__Exercise directions__
Read through the records below and copy each line that uses the word "with".

[[ The data, beginning ]]

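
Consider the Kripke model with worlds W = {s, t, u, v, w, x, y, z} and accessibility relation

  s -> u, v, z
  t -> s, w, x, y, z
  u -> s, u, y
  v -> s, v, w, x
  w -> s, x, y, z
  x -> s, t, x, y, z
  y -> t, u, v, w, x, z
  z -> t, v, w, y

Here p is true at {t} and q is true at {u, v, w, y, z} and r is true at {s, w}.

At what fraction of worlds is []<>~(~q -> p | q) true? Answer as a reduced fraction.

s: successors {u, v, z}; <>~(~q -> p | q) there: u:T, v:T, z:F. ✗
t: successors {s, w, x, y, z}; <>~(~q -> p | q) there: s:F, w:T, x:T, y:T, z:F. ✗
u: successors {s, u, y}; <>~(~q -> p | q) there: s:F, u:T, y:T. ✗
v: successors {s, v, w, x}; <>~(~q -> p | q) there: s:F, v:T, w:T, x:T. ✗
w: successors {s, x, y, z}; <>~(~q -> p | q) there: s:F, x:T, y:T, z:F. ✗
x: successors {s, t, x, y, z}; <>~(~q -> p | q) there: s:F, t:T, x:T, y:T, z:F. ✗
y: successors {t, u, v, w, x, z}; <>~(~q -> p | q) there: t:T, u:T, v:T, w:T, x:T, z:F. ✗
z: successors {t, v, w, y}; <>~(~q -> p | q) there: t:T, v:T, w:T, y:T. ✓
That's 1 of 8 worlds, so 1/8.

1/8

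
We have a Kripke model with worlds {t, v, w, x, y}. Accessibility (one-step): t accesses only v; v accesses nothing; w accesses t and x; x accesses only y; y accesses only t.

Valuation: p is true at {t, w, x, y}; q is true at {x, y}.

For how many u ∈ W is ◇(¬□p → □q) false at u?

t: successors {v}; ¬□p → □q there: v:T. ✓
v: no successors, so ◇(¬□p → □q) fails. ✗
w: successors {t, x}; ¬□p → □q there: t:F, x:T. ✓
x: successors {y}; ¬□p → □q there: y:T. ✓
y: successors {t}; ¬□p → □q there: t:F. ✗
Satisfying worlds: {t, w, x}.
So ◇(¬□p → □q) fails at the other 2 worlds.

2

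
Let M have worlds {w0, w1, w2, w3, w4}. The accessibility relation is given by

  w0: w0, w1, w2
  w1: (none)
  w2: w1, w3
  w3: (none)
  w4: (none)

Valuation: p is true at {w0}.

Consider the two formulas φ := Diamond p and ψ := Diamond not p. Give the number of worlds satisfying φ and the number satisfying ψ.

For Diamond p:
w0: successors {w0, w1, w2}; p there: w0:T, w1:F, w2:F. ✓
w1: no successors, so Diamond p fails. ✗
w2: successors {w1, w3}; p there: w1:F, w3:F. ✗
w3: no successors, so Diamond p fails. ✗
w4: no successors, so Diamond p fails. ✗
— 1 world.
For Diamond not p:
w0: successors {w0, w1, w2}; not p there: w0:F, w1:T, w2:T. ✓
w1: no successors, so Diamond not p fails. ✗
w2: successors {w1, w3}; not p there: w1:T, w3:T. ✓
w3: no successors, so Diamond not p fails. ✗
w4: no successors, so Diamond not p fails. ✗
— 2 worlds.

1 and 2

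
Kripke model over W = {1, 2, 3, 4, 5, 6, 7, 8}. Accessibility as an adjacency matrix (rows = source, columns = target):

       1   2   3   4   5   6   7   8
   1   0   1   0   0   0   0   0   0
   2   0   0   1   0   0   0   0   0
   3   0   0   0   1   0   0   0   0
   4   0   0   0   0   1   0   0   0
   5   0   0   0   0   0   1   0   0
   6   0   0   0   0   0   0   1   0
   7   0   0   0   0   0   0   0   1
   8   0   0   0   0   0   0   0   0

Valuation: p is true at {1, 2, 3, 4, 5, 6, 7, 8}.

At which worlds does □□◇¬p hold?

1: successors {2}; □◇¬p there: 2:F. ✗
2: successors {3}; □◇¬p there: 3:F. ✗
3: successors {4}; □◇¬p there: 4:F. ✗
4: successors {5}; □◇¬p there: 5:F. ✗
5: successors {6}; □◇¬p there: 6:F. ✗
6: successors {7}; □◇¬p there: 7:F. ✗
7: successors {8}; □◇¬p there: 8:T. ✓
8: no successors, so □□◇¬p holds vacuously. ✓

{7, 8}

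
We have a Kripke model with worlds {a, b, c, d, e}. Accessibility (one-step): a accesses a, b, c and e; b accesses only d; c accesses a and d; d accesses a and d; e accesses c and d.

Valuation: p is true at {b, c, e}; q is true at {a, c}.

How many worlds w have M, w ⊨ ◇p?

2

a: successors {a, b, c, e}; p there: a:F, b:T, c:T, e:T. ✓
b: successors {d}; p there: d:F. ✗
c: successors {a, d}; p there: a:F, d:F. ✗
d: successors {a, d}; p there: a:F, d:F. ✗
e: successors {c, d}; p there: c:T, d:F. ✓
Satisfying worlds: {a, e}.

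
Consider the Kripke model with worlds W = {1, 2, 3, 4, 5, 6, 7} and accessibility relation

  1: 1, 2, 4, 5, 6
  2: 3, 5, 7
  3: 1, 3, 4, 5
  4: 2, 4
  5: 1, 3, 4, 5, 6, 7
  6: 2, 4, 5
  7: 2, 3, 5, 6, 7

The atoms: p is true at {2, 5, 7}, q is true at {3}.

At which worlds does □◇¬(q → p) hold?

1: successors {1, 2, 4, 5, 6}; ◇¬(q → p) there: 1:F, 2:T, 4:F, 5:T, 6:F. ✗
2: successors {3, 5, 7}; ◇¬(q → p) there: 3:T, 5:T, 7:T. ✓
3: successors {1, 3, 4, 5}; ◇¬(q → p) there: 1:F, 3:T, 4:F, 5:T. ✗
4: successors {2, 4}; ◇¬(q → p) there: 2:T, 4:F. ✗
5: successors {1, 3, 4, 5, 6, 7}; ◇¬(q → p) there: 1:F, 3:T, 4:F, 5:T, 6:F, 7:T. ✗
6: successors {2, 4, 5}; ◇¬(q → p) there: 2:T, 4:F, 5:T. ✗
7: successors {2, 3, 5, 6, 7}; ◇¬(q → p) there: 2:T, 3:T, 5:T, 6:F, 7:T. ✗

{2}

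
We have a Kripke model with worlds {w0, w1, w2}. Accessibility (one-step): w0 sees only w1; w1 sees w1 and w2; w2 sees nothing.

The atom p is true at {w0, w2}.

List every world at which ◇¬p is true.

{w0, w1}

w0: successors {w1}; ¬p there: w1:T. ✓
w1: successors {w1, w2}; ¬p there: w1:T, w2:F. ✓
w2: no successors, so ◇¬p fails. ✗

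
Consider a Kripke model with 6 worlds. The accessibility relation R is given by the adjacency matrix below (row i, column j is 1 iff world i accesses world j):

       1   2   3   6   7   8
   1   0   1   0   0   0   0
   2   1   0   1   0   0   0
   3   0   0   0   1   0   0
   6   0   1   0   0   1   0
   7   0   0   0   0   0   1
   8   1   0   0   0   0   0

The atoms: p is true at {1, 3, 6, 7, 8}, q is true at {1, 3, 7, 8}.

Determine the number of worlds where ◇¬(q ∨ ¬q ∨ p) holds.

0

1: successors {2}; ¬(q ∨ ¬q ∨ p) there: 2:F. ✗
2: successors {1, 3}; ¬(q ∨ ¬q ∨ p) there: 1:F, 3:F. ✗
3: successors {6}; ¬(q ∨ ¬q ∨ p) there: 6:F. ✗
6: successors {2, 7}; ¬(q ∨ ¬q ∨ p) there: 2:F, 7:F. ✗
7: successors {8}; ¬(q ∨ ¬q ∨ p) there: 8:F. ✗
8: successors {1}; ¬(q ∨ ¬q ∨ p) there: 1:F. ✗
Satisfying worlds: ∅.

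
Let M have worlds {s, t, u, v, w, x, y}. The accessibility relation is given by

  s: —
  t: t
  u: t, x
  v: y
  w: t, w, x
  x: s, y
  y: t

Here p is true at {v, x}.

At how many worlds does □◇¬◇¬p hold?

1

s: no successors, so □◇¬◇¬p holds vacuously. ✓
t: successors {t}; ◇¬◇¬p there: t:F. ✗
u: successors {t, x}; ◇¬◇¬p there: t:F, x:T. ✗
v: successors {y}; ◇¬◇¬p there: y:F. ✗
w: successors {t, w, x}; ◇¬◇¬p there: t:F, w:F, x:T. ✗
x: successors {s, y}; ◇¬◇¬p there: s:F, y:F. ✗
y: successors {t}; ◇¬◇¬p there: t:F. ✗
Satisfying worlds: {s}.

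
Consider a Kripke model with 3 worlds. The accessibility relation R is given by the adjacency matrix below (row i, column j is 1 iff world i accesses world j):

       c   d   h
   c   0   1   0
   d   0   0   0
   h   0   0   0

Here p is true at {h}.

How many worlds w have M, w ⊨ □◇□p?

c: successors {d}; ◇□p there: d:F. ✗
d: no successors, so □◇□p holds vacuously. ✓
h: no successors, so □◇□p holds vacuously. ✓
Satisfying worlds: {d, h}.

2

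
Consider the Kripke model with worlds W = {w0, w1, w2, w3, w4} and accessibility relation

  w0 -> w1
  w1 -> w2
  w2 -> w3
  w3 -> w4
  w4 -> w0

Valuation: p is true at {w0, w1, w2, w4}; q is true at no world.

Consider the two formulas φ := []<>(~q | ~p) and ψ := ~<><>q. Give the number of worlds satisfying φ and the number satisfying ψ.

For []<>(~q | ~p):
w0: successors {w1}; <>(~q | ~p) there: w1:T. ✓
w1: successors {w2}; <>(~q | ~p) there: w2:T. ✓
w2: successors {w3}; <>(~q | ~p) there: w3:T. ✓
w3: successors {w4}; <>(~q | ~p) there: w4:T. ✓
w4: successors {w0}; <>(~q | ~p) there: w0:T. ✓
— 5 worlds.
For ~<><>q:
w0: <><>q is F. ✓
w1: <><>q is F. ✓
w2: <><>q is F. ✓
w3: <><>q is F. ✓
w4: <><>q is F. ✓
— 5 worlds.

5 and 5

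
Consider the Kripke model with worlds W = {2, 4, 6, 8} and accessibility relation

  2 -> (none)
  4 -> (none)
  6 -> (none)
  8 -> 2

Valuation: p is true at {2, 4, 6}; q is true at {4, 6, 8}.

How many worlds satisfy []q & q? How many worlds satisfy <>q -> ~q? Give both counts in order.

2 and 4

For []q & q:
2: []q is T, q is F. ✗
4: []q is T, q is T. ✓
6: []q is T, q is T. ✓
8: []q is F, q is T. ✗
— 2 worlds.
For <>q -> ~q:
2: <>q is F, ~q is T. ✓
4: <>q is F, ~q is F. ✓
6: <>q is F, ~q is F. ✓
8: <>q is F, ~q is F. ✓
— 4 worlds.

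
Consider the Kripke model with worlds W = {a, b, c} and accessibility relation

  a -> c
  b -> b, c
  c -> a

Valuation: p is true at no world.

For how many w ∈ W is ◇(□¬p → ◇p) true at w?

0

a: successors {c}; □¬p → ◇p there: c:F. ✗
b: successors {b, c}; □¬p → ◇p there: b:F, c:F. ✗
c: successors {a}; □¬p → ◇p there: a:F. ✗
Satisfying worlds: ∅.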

[[ The data, end ]]

__Exercise response__
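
Consider the Kripke model with worlds W = {s, t, u, v, w, x, y, z} and accessibility relation
We have a Kripke model with worlds {t, v, w, x, y}. Accessibility (one-step): t accesses only v; v accesses nothing; w accesses t and x; x accesses only y; y accesses only t.
We have a Kripke model with worlds {a, b, c, d, e}. Accessibility (one-step): a accesses a, b, c and e; b accesses only d; c accesses a and d; d accesses a and d; e accesses c and d.
Consider the Kripke model with worlds W = {1, 2, 3, 4, 5, 6, 7} and accessibility relation
We have a Kripke model with worlds {w0, w1, w2}. Accessibility (one-step): w0 sees only w1; w1 sees w1 and w2; w2 sees nothing.
Consider a Kripke model with 6 worlds. The accessibility relation R is given by the adjacency matrix below (row i, column j is 1 iff world i accesses world j):
Consider a Kripke model with 3 worlds. The accessibility relation R is given by the adjacency matrix below (row i, column j is 1 iff world i accesses world j):
Consider the Kripke model with worlds W = {w0, w1, w2, w3, w4} and accessibility relation
Consider the Kripke model with worlds W = {2, 4, 6, 8} and accessibility relation
Consider the Kripke model with worlds W = {a, b, c} and accessibility relation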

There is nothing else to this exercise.